*** Records provided ***

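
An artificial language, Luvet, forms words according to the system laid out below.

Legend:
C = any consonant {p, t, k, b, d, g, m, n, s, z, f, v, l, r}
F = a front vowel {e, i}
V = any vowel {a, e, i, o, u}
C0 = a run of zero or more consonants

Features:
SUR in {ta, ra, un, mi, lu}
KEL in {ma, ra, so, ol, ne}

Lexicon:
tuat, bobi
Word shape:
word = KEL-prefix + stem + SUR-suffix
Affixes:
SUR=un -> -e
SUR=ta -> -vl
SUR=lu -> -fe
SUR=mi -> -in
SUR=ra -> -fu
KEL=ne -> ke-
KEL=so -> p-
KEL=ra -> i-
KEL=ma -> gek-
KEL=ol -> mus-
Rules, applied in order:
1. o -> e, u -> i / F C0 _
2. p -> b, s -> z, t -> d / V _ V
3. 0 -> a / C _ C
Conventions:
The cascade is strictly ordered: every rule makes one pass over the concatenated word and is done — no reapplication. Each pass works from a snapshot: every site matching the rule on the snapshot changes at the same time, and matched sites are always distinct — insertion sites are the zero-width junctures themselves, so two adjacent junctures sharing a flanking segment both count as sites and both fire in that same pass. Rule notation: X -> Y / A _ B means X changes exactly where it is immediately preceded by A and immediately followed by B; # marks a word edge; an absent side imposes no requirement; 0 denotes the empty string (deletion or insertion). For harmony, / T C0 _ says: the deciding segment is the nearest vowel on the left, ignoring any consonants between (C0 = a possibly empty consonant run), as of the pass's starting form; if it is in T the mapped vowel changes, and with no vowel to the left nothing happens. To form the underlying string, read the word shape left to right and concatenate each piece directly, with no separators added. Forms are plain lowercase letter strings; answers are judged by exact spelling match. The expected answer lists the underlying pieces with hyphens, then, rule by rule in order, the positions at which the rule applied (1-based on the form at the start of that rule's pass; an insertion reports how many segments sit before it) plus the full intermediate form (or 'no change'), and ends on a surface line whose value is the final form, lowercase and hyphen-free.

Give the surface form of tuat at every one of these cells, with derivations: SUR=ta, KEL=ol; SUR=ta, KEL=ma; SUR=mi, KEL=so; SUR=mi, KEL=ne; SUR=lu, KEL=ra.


cell SUR=ta, KEL=ol:
underlying: mus-tuat-vl
1. o -> e, u -> i / F C0 _: no change
2. p -> b, s -> z, t -> d / V _ V: no change
3. 0 -> a / C _ C: inserts after position(s) 3, 7, 8: musatuataval
surface: musatuataval

cell SUR=ta, KEL=ma:
underlying: gek-tuat-vl
1. o -> e, u -> i / F C0 _: fires at position(s) 5: gektiatvl
2. p -> b, s -> z, t -> d / V _ V: no change
3. 0 -> a / C _ C: inserts after position(s) 3, 7, 8: gekatiataval
surface: gekatiataval

cell SUR=mi, KEL=so:
underlying: p-tuat-in
1. o -> e, u -> i / F C0 _: no change
2. p -> b, s -> z, t -> d / V _ V: fires at position(s) 5: ptuadin
3. 0 -> a / C _ C: inserts after position(s) 1: patuadin
surface: patuadin

cell SUR=mi, KEL=ne:
underlying: ke-tuat-in
1. o -> e, u -> i / F C0 _: fires at position(s) 4: ketiatin
2. p -> b, s -> z, t -> d / V _ V: fires at position(s) 3, 6: kediadin
3. 0 -> a / C _ C: no change
surface: kediadin

cell SUR=lu, KEL=ra:
underlying: i-tuat-fe
1. o -> e, u -> i / F C0 _: fires at position(s) 3: itiatfe
2. p -> b, s -> z, t -> d / V _ V: fires at position(s) 2: idiatfe
3. 0 -> a / C _ C: inserts after position(s) 5: idiatafe
surface: idiatafe


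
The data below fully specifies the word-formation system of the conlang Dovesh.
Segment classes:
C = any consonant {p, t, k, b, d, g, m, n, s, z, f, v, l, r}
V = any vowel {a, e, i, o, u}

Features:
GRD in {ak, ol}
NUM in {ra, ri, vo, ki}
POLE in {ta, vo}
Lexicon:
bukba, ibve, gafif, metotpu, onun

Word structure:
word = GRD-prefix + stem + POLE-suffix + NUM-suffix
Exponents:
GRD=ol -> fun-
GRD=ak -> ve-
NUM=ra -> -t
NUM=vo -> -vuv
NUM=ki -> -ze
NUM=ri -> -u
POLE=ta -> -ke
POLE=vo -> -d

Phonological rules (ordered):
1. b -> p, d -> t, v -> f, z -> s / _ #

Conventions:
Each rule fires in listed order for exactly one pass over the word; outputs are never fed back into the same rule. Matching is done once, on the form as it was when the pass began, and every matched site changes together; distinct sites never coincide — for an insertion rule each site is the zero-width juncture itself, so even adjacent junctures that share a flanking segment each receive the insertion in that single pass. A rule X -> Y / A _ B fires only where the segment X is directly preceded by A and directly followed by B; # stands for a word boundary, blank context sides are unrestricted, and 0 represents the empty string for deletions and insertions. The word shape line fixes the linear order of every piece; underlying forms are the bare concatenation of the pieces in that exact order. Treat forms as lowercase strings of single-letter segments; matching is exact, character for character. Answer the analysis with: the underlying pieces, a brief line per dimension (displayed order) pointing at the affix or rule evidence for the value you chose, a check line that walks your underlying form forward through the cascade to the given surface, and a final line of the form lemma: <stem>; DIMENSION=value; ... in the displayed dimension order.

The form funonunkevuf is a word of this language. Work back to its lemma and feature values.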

*** End of Records provided ***

Aim of the task » When a line in the listing has the word "system", return that line.

Answer »
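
An artificial language, Luvet, forms words according to the system laid out below.
The data below fully specifies the word-formation system of the conlang Dovesh.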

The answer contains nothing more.